Task prompt: In the records that follow, find each line with the word "What" and copy it.

Data for the task:
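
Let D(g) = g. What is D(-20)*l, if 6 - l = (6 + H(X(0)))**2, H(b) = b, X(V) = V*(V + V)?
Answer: 600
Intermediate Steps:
X(V) = 2*V**2 (X(V) = V*(2*V) = 2*V**2)
l = -30 (l = 6 - (6 + 2*0**2)**2 = 6 - (6 + 2*0)**2 = 6 - (6 + 0)**2 = 6 - 1*6**2 = 6 - 1*36 = 6 - 36 = -30)
D(-20)*l = -20*(-30) = 600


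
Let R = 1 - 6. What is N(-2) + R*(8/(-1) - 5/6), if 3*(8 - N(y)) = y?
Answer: 317/6 ≈ 52.833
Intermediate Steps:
N(y) = 8 - y/3
R = -5
N(-2) + R*(8/(-1) - 5/6) = (8 - ⅓*(-2)) - 5*(8/(-1) - 5/6) = (8 + ⅔) - 5*(8*(-1) - 5*⅙) = 26/3 - 5*(-8 - ⅚) = 26/3 - 5*(-53/6) = 26/3 + 265/6 = 317/6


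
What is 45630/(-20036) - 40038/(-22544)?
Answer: -28310169/56461448 ≈ -0.50141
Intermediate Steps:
45630/(-20036) - 40038/(-22544) = 45630*(-1/20036) - 40038*(-1/22544) = -22815/10018 + 20019/11272 = -28310169/56461448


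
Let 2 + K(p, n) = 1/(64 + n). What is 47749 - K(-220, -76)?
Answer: 573013/12 ≈ 47751.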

Reply to the task:
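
Let D(g) = g. What is D(-20)*l, if 6 - l = (6 + H(X(0)))**2, H(b) = b, X(V) = V*(V + V)?
Let R = 1 - 6. What is N(-2) + R*(8/(-1) - 5/6), if 3*(8 - N(y)) = y?
What is 45630/(-20036) - 40038/(-22544)?
Let 2 + K(p, n) = 1/(64 + n). What is 47749 - K(-220, -76)?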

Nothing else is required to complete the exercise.